- WORK TO COMPLETE
Reproduce exactly the lines below, starting with the line that contains "Ordered-discipline convention: the" and ending with the last line of the records, both included, and nothing else.

*** SOURCE RECORDS ***

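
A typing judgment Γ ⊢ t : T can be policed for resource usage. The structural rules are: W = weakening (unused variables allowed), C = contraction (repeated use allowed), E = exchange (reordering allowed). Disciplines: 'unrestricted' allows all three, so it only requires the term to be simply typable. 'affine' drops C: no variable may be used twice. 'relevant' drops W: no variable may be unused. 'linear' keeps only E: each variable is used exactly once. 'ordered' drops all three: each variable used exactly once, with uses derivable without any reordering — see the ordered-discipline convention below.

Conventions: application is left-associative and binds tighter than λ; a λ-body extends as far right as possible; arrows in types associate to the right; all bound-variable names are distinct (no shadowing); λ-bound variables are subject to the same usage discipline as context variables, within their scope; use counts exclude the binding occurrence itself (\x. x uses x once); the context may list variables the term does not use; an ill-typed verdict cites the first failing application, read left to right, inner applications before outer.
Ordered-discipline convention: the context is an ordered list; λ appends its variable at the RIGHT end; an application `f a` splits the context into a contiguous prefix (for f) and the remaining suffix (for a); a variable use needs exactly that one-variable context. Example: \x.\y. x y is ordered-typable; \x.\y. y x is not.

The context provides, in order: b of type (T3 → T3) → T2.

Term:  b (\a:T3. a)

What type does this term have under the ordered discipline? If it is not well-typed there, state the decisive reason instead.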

***

- WRITTEN ANSWER
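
Ordered-discipline convention: the context is an ordered list; λ appends its variable at the RIGHT end; an application `f a` splits the context into a contiguous prefix (for f) and the remaining suffix (for a); a variable use needs exactly that one-variable context. Example: \x.\y. x y is ordered-typable; \x.\y. y x is not.

The context provides, in order: b of type (T3 → T3) → T2.

Term:  b (\a:T3. a)

What type does this term have under the ordered discipline? If it is not well-typed there, state the decisive reason instead.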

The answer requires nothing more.